* [Raw data]
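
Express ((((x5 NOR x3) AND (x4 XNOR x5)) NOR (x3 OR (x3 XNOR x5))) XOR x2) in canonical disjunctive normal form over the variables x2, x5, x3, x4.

(NOT x2 AND x5 AND NOT x3 AND NOT x4) OR (NOT x2 AND x5 AND NOT x3 AND x4) OR (x2 AND NOT x5 AND NOT x3 AND NOT x4) OR (x2 AND NOT x5 AND NOT x3 AND x4) OR (x2 AND NOT x5 AND x3 AND NOT x4) OR (x2 AND NOT x5 AND x3 AND x4) OR (x2 AND x5 AND x3 AND NOT x4) OR (x2 AND x5 AND x3 AND x4)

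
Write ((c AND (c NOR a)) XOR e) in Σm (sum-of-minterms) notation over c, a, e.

Σm(1, 3, 5, 7) = (NOT c AND NOT a AND e) OR (NOT c AND a AND e) OR (c AND NOT a AND e) OR (c AND a AND e)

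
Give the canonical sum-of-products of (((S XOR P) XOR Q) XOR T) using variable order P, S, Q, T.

Σm(1, 2, 4, 7, 8, 11, 13, 14) = (NOT P AND NOT S AND NOT Q AND T) OR (NOT P AND NOT S AND Q AND NOT T) OR (NOT P AND S AND NOT Q AND NOT T) OR (NOT P AND S AND Q AND T) OR (P AND NOT S AND NOT Q AND NOT T) OR (P AND NOT S AND Q AND T) OR (P AND S AND NOT Q AND T) OR (P AND S AND Q AND NOT T)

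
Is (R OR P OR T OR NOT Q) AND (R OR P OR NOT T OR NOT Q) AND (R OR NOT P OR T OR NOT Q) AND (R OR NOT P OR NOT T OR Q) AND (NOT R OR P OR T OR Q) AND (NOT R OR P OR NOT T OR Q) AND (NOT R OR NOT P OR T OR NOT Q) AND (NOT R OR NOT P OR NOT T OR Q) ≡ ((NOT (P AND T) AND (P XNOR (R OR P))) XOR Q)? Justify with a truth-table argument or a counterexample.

Yes, they are equivalent — the two output columns agree on all 16 assignments:
R | P | T | Q | Expression 1 | Expression 2
-------------------------------------------
0 | 0 | 0 | 0 | 1 | 1
0 | 0 | 0 | 1 | 0 | 0
0 | 0 | 1 | 0 | 1 | 1
0 | 0 | 1 | 1 | 0 | 0
0 | 1 | 0 | 0 | 1 | 1
0 | 1 | 0 | 1 | 0 | 0
0 | 1 | 1 | 0 | 0 | 0
0 | 1 | 1 | 1 | 1 | 1
1 | 0 | 0 | 0 | 0 | 0
1 | 0 | 0 | 1 | 1 | 1
1 | 0 | 1 | 0 | 0 | 0
1 | 0 | 1 | 1 | 1 | 1
1 | 1 | 0 | 0 | 1 | 1
1 | 1 | 0 | 1 | 0 | 0
1 | 1 | 1 | 0 | 0 | 0
1 | 1 | 1 | 1 | 1 | 1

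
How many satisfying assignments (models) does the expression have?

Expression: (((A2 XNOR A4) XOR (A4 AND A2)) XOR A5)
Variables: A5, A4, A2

Satisfying assignments: (0,0,0), (1,0,1), (1,1,0), (1,1,1)
Count: 4 out of 8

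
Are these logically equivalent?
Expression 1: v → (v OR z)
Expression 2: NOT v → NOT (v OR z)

No, Inverse is not equivalent to original (counterexample: z=1, v=0, x=0)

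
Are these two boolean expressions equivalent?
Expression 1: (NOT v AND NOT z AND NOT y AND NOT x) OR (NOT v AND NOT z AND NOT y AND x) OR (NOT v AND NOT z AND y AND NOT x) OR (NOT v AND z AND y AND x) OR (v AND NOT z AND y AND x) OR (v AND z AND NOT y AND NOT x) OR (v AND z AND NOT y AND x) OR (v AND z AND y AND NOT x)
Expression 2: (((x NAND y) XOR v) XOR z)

Yes, they are equivalent — the two output columns agree on all 16 assignments:
v | z | y | x | Expression 1 | Expression 2
-------------------------------------------
0 | 0 | 0 | 0 | 1 | 1
0 | 0 | 0 | 1 | 1 | 1
0 | 0 | 1 | 0 | 1 | 1
0 | 0 | 1 | 1 | 0 | 0
0 | 1 | 0 | 0 | 0 | 0
0 | 1 | 0 | 1 | 0 | 0
0 | 1 | 1 | 0 | 0 | 0
0 | 1 | 1 | 1 | 1 | 1
1 | 0 | 0 | 0 | 0 | 0
1 | 0 | 0 | 1 | 0 | 0
1 | 0 | 1 | 0 | 0 | 0
1 | 0 | 1 | 1 | 1 | 1
1 | 1 | 0 | 0 | 1 | 1
1 | 1 | 0 | 1 | 1 | 1
1 | 1 | 1 | 0 | 1 | 1
1 | 1 | 1 | 1 | 0 | 0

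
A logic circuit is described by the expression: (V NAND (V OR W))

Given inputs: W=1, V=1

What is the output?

Substituting: (1 NAND (1 OR 1))
= 0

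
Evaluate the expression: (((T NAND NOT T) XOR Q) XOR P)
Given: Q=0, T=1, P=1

Substituting: (((1 NAND NOT 1) XOR 0) XOR 1)
= 0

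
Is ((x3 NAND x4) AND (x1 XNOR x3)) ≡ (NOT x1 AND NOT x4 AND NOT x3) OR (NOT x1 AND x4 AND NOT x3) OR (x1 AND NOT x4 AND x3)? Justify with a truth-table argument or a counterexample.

Yes, they are equivalent — the two output columns agree on all 8 assignments:
x1 | x4 | x3 | Expression 1 | Expression 2
------------------------------------------
0 | 0 | 0 | 1 | 1
0 | 0 | 1 | 0 | 0
0 | 1 | 0 | 1 | 1
0 | 1 | 1 | 0 | 0
1 | 0 | 0 | 0 | 0
1 | 0 | 1 | 1 | 1
1 | 1 | 0 | 0 | 0
1 | 1 | 1 | 0 | 0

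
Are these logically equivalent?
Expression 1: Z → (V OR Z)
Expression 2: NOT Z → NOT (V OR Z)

No, Inverse is not equivalent to original (counterexample: V=1, Z=0)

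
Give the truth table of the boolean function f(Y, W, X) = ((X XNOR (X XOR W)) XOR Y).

Y | W | X | Output
------------------
0 | 0 | 0 | 1
0 | 0 | 1 | 1
0 | 1 | 0 | 0
0 | 1 | 1 | 0
1 | 0 | 0 | 0
1 | 0 | 1 | 0
1 | 1 | 0 | 1
1 | 1 | 1 | 1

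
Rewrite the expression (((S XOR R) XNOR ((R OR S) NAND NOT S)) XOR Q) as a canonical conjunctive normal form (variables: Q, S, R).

(Q OR S OR R) AND (Q OR S OR NOT R) AND (Q OR NOT S OR NOT R) AND (NOT Q OR NOT S OR R)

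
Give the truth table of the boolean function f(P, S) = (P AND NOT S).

P | S | Output
--------------
0 | 0 | 0
0 | 1 | 0
1 | 0 | 1
1 | 1 | 0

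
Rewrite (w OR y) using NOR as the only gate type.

((w NOR y) NOR (w NOR y))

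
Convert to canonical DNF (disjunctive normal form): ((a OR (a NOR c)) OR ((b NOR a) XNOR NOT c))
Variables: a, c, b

(NOT a AND NOT c AND NOT b) OR (NOT a AND NOT c AND b) OR (NOT a AND c AND b) OR (a AND NOT c AND NOT b) OR (a AND NOT c AND b) OR (a AND c AND NOT b) OR (a AND c AND b)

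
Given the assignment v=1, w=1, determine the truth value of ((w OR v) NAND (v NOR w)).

Substituting: ((1 OR 1) NAND (1 NOR 1))
= 1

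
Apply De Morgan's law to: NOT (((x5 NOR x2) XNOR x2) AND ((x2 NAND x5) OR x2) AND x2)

NOT ((x5 NOR x2) XNOR x2) OR NOT ((x2 NAND x5) OR x2) OR NOT x2
De Morgan's: NOT(AND of terms) = OR of negations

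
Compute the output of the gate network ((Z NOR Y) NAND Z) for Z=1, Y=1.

Substituting: ((1 NOR 1) NAND 1)
= 1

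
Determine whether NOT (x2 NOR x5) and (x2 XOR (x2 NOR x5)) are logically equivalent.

No. Counterexample: with x2=0, x5=0, Expression 1 = 0 but Expression 2 = 1.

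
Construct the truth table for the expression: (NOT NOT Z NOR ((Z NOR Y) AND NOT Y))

Z | Y | Output
--------------
0 | 0 | 0
0 | 1 | 1
1 | 0 | 0
1 | 1 | 0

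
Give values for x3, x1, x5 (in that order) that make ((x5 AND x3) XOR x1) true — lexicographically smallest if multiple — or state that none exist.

x3=0, x1=1, x5=0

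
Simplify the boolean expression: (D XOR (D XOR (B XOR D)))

By XOR self-cancellation ((E XOR v) XOR v = E):
= (B XOR D)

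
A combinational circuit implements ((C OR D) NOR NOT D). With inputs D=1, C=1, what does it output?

Substituting: ((1 OR 1) NOR NOT 1)
= 0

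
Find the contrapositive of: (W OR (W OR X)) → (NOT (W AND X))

Contrapositive: (W AND X) → NOT (W OR (W OR X))
Note: A statement and its contrapositive are logically equivalent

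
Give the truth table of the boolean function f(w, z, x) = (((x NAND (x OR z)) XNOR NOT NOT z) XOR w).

w | z | x | Output
------------------
0 | 0 | 0 | 0
0 | 0 | 1 | 1
0 | 1 | 0 | 1
0 | 1 | 1 | 0
1 | 0 | 0 | 1
1 | 0 | 1 | 0
1 | 1 | 0 | 0
1 | 1 | 1 | 1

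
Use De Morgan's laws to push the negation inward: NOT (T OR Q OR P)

NOT T AND NOT Q AND NOT P
De Morgan's: NOT(OR of terms) = AND of negations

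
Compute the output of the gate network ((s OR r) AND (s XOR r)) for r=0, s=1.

Substituting: ((1 OR 0) AND (1 XOR 0))
= 1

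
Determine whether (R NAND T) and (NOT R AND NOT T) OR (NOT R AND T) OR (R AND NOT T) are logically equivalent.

Yes, they are equivalent — the two output columns agree on all 4 assignments:
R | T | Expression 1 | Expression 2
-----------------------------------
0 | 0 | 1 | 1
0 | 1 | 1 | 1
1 | 0 | 1 | 1
1 | 1 | 0 | 0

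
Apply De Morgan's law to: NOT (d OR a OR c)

NOT d AND NOT a AND NOT c
De Morgan's: NOT(OR of terms) = AND of negations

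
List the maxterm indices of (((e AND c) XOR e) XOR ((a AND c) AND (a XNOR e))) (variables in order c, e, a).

ΠM(0, 1, 4, 5, 6) = (c OR e OR a) AND (c OR e OR NOT a) AND (NOT c OR e OR a) AND (NOT c OR e OR NOT a) AND (NOT c OR NOT e OR a)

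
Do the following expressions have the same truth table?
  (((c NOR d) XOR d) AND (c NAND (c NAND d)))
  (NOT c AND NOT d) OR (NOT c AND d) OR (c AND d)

Yes, they are equivalent — the two output columns agree on all 4 assignments:
c | d | Expression 1 | Expression 2
-----------------------------------
0 | 0 | 1 | 1
0 | 1 | 1 | 1
1 | 0 | 0 | 0
1 | 1 | 1 | 1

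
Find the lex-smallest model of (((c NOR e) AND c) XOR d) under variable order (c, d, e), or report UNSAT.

c=0, d=1, e=0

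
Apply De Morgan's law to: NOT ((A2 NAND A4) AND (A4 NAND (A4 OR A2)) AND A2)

NOT (A2 NAND A4) OR NOT (A4 NAND (A4 OR A2)) OR NOT A2
De Morgan's: NOT(AND of terms) = OR of negations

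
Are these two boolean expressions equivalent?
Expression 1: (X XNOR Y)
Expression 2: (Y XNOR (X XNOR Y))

No. Counterexample: with Y=0, X=0, Expression 1 = 1 but Expression 2 = 0.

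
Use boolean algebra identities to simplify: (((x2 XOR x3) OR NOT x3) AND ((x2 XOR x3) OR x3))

By distribution ((E OR v) AND (E OR NOT v) = E):
= (x2 XOR x3)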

* [Problem statement]
Write out the lines above, starting at the line that contains "(((c NOR d) XOR d) AND (c NAND (c NAND d)))" and ending with the final line, and nothing else; copy them exactly.

* [Answer section]
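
  (((c NOR d) XOR d) AND (c NAND (c NAND d)))
  (NOT c AND NOT d) OR (NOT c AND d) OR (c AND d)

Yes, they are equivalent — the two output columns agree on all 4 assignments:
c | d | Expression 1 | Expression 2
-----------------------------------
0 | 0 | 1 | 1
0 | 1 | 1 | 1
1 | 0 | 0 | 0
1 | 1 | 1 | 1

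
Find the lex-smallest model of (((c NOR e) AND c) XOR d) under variable order (c, d, e), or report UNSAT.

c=0, d=1, e=0

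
Apply De Morgan's law to: NOT ((A2 NAND A4) AND (A4 NAND (A4 OR A2)) AND A2)

NOT (A2 NAND A4) OR NOT (A4 NAND (A4 OR A2)) OR NOT A2
De Morgan's: NOT(AND of terms) = OR of negations

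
Are these two boolean expressions equivalent?
Expression 1: (X XNOR Y)
Expression 2: (Y XNOR (X XNOR Y))

No. Counterexample: with Y=0, X=0, Expression 1 = 1 but Expression 2 = 0.

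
Use boolean algebra identities to simplify: (((x2 XOR x3) OR NOT x3) AND ((x2 XOR x3) OR x3))

By distribution ((E OR v) AND (E OR NOT v) = E):
= (x2 XOR x3)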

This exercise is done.